> **TASK STATEMENT**
Look through the material beneath and copy each line with the word "filter".

> **WORKING DATA**

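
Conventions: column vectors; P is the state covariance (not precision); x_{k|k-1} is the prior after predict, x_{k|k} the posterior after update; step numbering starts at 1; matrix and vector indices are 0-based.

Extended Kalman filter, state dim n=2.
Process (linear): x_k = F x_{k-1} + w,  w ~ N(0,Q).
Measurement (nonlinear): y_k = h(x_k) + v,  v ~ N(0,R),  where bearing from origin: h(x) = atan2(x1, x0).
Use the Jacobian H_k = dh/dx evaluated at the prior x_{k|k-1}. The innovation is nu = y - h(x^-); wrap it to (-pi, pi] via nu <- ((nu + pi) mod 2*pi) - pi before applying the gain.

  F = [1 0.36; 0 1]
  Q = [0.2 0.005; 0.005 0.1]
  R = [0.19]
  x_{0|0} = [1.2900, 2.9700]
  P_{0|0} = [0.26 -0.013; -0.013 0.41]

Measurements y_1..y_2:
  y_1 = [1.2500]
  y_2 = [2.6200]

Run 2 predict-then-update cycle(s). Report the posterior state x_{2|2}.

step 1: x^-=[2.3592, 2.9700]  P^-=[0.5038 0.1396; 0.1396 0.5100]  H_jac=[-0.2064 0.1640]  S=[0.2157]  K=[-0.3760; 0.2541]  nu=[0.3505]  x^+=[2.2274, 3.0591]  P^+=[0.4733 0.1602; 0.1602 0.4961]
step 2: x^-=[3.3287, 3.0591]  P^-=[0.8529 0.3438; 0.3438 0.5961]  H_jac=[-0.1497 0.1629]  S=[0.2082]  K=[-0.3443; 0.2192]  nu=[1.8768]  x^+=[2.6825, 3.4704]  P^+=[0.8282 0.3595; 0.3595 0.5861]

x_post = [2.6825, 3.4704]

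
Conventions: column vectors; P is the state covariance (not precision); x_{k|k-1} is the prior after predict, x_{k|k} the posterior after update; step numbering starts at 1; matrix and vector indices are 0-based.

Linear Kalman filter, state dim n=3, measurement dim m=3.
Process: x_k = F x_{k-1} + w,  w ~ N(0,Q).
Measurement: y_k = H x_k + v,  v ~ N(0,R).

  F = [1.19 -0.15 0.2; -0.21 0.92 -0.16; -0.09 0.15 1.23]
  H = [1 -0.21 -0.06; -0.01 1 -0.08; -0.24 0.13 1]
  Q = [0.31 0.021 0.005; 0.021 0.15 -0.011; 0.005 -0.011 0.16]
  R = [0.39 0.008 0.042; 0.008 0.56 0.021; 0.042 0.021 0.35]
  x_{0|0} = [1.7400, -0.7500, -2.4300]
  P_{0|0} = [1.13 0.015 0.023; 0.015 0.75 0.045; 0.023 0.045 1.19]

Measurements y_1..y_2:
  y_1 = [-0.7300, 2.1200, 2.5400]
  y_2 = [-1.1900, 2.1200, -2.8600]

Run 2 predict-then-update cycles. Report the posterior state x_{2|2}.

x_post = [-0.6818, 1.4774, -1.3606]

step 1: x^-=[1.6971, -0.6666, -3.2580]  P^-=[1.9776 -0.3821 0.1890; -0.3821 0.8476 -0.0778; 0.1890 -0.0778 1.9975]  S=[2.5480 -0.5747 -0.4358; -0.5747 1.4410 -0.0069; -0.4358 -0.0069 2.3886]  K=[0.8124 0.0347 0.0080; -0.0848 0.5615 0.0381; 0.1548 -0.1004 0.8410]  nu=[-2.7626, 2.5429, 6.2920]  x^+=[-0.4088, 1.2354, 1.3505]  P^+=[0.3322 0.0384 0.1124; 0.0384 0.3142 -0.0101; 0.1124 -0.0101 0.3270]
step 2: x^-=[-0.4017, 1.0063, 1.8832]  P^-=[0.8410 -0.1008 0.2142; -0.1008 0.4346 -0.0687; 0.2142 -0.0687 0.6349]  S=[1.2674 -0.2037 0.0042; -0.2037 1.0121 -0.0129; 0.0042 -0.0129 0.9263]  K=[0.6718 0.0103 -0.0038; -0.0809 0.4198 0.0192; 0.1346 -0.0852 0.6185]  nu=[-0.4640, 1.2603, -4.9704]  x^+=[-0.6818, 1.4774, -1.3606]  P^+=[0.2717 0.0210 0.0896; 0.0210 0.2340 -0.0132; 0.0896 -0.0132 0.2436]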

--

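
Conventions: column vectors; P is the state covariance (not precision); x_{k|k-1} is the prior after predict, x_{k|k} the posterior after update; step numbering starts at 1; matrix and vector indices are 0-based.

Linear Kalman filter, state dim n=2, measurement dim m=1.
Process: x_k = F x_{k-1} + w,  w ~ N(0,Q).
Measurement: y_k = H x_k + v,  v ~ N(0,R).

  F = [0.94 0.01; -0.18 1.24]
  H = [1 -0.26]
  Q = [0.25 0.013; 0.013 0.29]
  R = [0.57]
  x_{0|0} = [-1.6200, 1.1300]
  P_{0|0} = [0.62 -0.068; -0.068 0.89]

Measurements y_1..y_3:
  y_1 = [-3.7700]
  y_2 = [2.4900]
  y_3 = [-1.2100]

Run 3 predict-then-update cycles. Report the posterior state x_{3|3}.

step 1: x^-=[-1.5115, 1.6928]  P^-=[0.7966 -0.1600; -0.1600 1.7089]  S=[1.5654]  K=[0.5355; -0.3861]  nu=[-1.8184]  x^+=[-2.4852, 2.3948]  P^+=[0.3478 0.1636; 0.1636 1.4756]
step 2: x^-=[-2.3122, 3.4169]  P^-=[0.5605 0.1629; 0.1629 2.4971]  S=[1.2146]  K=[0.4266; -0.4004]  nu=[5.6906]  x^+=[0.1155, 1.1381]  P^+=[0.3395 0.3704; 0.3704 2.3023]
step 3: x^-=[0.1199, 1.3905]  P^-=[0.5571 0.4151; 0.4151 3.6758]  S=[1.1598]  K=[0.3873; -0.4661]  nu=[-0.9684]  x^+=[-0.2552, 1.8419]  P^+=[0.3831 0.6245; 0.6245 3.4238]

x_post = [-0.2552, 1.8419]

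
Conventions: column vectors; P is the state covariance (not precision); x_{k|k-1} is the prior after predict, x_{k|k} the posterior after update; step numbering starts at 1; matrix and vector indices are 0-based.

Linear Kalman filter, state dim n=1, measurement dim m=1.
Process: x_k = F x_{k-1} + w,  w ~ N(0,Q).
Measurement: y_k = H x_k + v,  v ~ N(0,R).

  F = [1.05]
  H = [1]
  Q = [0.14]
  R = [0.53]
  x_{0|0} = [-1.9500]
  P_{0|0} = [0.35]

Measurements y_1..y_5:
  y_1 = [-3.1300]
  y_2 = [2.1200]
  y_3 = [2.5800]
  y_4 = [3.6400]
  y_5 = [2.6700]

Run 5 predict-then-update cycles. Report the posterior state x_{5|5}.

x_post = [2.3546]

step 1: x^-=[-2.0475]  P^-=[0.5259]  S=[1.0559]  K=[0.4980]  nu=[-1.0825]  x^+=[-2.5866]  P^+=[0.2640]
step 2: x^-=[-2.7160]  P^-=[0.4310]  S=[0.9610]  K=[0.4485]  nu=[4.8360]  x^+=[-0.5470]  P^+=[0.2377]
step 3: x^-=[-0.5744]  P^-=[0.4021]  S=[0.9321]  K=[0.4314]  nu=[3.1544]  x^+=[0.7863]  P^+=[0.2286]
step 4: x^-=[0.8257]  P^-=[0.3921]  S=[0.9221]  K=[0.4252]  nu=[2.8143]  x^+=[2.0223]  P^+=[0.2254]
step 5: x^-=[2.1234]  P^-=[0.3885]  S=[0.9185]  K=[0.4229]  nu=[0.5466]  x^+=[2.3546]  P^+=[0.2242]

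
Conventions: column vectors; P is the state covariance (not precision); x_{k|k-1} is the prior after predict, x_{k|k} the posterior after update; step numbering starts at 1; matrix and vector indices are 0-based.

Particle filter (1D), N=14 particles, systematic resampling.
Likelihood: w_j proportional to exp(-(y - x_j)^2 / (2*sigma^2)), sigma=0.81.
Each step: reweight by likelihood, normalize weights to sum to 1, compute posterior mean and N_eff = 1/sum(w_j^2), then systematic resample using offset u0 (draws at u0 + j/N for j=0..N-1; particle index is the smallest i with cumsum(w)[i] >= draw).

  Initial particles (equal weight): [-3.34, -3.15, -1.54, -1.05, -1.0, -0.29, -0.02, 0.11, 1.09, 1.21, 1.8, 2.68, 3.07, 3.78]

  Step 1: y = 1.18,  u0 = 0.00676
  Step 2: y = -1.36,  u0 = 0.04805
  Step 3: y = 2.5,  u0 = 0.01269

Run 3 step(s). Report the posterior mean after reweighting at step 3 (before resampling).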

> **ANSWER**
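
Extended Kalman filter, state dim n=2.
Linear Kalman filter, state dim n=3, measurement dim m=3.
Linear Kalman filter, state dim n=2, measurement dim m=1.
Linear Kalman filter, state dim n=1, measurement dim m=1.
Particle filter (1D), N=14 particles, systematic resampling.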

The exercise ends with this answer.